THE TASK
In the entries that follow, the lines from the one with "- Response Delay Deduction: subtracts" through the one with "Patent HD-792387 was" are the ones to write out, exactly and with both ends included. Nothing else should appear.

Stored data entries
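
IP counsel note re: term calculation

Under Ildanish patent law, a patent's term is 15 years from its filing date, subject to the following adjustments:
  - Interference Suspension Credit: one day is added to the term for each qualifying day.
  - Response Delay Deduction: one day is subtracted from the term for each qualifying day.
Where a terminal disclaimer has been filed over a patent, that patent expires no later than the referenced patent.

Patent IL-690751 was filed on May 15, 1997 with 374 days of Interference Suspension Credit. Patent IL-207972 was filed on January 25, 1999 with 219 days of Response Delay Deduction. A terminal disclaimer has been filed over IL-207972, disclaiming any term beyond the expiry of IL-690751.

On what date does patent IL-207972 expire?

May 24, 2013

Natural term of IL-207972:
  Base: filing + 15 years → 25 January 2014.
  Response Delay Deduction: −219 days → 20 June 2013.
Expiry of referenced patent IL-690751:
  Base: filing + 15 years → 15 May 2012.
  Interference Suspension Credit: +374 days → 24 May 2013.
Terminal disclaimer: IL-207972 expires on the earlier of 20 June 2013 and 24 May 2013.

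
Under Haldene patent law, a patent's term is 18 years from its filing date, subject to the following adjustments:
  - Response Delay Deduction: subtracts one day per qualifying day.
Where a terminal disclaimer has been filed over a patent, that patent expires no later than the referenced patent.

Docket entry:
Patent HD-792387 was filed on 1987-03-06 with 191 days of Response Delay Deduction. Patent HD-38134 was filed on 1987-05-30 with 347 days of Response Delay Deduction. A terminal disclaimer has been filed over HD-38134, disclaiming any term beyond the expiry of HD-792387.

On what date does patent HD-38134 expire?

2004-06-17

Natural term of HD-38134:
  Base: filing + 18 years → 30 May 2005.
  Response Delay Deduction: −347 days → 17 June 2004.
Expiry of referenced patent HD-792387:
  Base: filing + 18 years → 6 March 2005.
  Response Delay Deduction: −191 days → 27 August 2004.
Terminal disclaimer: HD-38134 expires on the earlier of 17 June 2004 and 27 August 2004.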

PROBLEM SOLUTION
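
  - Response Delay Deduction: subtracts one day per qualifying day.
Where a terminal disclaimer has been filed over a patent, that patent expires no later than the referenced patent.

Docket entry:
Patent HD-792387 was filed on 1987-03-06 with 191 days of Response Delay Deduction. Patent HD-38134 was filed on 1987-05-30 with 347 days of Response Delay Deduction. A terminal disclaimer has been filed over HD-38134, disclaiming any term beyond the expiry of HD-792387.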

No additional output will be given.